▸ **Saved data entries**:
=-=-=
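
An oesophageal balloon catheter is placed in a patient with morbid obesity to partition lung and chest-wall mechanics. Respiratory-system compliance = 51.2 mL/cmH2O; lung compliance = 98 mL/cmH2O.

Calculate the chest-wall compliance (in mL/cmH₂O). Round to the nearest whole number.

107

1/Ccw = 1/Crs − 1/CL.
1/Ccw = 1/51.2 − 1/98 = 0.009327.
Ccw = 107.22 mL/cmH2O.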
=-=-=
▸ **Brief**: Copy out every record exactly.

▸ **Response**:
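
An oesophageal balloon catheter is placed in a patient with morbid obesity to partition lung and chest-wall mechanics. Respiratory-system compliance = 51.2 mL/cmH2O; lung compliance = 98 mL/cmH2O.

Calculate the chest-wall compliance (in mL/cmH₂O). Round to the nearest whole number.

107

1/Ccw = 1/Crs − 1/CL.
1/Ccw = 1/51.2 − 1/98 = 0.009327.
Ccw = 107.22 mL/cmH2O.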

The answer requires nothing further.